(Collected data entries)
↓↓↓

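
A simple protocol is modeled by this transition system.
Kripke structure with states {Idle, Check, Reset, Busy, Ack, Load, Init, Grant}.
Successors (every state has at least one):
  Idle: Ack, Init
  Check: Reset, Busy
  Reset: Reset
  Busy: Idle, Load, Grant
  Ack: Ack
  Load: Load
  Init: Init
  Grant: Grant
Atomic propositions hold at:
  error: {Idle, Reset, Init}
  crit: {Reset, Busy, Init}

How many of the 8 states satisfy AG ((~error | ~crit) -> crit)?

2

Sat(~error) = {Check, Busy, Ack, Load, Grant}
Sat(~crit) = {Idle, Check, Ack, Load, Grant}
Sat(~error | ~crit) = {Idle, Check, Busy, Ack, Load, Grant}
Sat((~error | ~crit) -> crit) = {Reset, Busy, Init}
AG ((~error | ~crit) -> crit): greatest fixpoint, start Z0 = {Reset, Busy, Init}, keep only states in Sat with every successor in Z. Z1 = {Reset, Init}; fixed.
Sat(AG ((~error | ~crit) -> crit)) = {Reset, Init}
|Sat(AG ((~error | ~crit) -> crit))| = |{Reset, Init}| = 2.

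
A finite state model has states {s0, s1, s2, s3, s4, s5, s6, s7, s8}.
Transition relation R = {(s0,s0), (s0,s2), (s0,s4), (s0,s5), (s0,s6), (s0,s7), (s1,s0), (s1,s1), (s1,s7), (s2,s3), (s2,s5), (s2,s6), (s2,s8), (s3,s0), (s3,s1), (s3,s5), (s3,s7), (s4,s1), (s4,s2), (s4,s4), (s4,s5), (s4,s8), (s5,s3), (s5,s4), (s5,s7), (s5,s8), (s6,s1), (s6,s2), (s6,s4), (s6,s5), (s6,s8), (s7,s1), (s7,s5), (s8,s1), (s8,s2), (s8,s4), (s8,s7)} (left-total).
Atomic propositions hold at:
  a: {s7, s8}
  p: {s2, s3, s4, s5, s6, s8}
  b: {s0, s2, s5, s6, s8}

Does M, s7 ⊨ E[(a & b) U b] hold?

No

Sat(a & b) = {s8}
E[(a & b) U b]: least fixpoint, start Z0 = Sat(b) = {s0, s2, s5, s6, s8}, add states in Sat(a & b) with some successor in Z. Already a fixed point.
Sat(E[(a & b) U b]) = {s0, s2, s5, s6, s8}
s7 ∉ Sat(E[(a & b) U b]) = {s0, s2, s5, s6, s8}, so the formula does not hold at s7.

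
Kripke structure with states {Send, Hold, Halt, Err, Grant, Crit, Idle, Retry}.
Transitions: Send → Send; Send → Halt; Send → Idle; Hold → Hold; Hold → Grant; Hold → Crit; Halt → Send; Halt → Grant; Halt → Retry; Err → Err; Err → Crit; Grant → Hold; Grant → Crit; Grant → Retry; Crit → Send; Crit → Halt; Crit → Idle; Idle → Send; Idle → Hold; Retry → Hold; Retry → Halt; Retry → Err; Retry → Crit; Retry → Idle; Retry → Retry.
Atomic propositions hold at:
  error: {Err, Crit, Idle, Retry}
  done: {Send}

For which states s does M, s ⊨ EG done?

EG done: greatest fixpoint, start Z0 = {Send}, keep only states in Sat with some successor in Z. Already a fixed point.
Sat(EG done) = {Send}

{Send}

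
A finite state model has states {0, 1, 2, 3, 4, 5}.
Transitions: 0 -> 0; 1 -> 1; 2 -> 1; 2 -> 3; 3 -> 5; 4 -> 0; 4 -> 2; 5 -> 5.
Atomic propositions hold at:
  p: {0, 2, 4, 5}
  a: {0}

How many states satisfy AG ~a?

4

Sat(~a) = {1, 2, 3, 4, 5}
AG ~a: greatest fixpoint, start Z0 = {1, 2, 3, 4, 5}, keep only states in Sat with every successor in Z. Z1 = {1, 2, 3, 5}; fixed.
Sat(AG ~a) = {1, 2, 3, 5}
|Sat(AG ~a)| = |{1, 2, 3, 5}| = 4.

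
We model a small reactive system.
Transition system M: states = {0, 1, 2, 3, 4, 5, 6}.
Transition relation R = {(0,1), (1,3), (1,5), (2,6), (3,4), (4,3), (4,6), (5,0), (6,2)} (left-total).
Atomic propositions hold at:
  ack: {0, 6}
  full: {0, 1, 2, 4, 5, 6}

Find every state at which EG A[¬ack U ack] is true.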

↑↑↑

About this exercise: Above are the records. Copy every line in them holding "relation".

Written answer:
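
Transition relation R = {(s0,s0), (s0,s2), (s0,s4), (s0,s5), (s0,s6), (s0,s7), (s1,s0), (s1,s1), (s1,s7), (s2,s3), (s2,s5), (s2,s6), (s2,s8), (s3,s0), (s3,s1), (s3,s5), (s3,s7), (s4,s1), (s4,s2), (s4,s4), (s4,s5), (s4,s8), (s5,s3), (s5,s4), (s5,s7), (s5,s8), (s6,s1), (s6,s2), (s6,s4), (s6,s5), (s6,s8), (s7,s1), (s7,s5), (s8,s1), (s8,s2), (s8,s4), (s8,s7)} (left-total).
Transition relation R = {(0,1), (1,3), (1,5), (2,6), (3,4), (4,3), (4,6), (5,0), (6,2)} (left-total).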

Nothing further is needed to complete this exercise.